• _EXERCISE MATERIALS_:
>>

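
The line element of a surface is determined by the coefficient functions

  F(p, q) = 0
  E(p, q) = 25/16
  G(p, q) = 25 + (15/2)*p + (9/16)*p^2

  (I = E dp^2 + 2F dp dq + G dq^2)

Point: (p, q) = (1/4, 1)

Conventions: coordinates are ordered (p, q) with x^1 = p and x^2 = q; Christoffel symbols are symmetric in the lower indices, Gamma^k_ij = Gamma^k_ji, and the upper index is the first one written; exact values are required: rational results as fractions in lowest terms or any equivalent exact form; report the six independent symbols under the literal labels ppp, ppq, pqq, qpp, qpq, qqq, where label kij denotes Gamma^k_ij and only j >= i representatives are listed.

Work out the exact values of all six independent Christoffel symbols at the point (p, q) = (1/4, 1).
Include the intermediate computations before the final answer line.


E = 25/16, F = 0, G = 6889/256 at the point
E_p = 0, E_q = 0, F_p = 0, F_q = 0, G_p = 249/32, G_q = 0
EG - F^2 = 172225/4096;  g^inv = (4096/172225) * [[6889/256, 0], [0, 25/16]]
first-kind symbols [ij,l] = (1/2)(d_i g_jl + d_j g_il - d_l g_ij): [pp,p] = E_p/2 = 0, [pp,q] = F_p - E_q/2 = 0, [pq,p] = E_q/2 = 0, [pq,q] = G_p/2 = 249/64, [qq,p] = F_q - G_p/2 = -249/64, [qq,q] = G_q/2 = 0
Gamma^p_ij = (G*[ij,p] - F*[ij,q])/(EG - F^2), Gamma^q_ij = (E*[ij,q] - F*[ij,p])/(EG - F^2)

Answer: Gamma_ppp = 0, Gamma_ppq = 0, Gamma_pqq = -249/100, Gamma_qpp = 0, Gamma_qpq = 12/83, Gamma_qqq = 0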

<<
>>

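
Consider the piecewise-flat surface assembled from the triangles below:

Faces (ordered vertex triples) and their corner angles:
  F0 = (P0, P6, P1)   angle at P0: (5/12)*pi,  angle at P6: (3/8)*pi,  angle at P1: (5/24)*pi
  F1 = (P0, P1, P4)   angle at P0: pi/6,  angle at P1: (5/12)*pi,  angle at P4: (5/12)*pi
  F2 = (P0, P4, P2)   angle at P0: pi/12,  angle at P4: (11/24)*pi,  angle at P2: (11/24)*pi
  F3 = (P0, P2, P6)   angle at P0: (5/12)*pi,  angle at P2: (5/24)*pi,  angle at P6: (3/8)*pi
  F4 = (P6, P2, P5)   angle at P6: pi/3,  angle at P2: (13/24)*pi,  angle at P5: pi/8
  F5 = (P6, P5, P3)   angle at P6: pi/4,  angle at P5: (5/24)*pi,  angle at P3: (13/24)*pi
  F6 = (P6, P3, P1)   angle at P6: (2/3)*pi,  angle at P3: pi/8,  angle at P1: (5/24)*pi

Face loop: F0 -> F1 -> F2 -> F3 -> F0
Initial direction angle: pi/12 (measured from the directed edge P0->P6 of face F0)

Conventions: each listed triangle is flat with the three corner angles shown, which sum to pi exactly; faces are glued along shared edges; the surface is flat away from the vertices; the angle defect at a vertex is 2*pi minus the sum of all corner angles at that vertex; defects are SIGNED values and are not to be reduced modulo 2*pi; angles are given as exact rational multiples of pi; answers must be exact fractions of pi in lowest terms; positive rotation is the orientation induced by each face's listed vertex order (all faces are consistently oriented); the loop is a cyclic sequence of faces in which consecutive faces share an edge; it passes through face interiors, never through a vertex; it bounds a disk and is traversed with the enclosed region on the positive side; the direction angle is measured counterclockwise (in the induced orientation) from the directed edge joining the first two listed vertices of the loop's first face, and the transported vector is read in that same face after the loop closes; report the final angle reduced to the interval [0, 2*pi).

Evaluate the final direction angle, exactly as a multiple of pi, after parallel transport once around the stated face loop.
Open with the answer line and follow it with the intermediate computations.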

<<
>>

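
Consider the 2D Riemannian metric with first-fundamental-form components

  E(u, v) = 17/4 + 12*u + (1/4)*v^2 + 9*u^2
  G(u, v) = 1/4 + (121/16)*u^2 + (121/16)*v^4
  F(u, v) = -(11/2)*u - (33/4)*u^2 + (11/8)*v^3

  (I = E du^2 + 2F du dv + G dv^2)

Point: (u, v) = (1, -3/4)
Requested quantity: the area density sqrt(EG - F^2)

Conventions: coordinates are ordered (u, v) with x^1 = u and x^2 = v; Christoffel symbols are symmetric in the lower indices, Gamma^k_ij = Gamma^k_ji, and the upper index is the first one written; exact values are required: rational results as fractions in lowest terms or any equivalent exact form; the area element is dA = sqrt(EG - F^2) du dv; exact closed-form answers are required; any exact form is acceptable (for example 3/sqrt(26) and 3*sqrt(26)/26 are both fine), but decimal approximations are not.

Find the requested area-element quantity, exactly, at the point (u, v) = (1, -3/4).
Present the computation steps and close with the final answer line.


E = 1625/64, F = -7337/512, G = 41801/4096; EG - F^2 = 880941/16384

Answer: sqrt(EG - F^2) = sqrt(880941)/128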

<<

• _REQUIREMENT_:
Find every line in the records above that contains the word "surface", and copy each one.

• _EXPECTED ANSWER_:
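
The line element of a surface is determined by the coefficient functions
Consider the piecewise-flat surface assembled from the triangles below:
Conventions: each listed triangle is flat with the three corner angles shown, which sum to pi exactly; faces are glued along shared edges; the surface is flat away from the vertices; the angle defect at a vertex is 2*pi minus the sum of all corner angles at that vertex; defects are SIGNED values and are not to be reduced modulo 2*pi; angles are given as exact rational multiples of pi; answers must be exact fractions of pi in lowest terms; positive rotation is the orientation induced by each face's listed vertex order (all faces are consistently oriented); the loop is a cyclic sequence of faces in which consecutive faces share an edge; it passes through face interiors, never through a vertex; it bounds a disk and is traversed with the enclosed region on the positive side; the direction angle is measured counterclockwise (in the induced orientation) from the directed edge joining the first two listed vertices of the loop's first face, and the transported vector is read in that same face after the loop closes; report the final angle reduced to the interval [0, 2*pi).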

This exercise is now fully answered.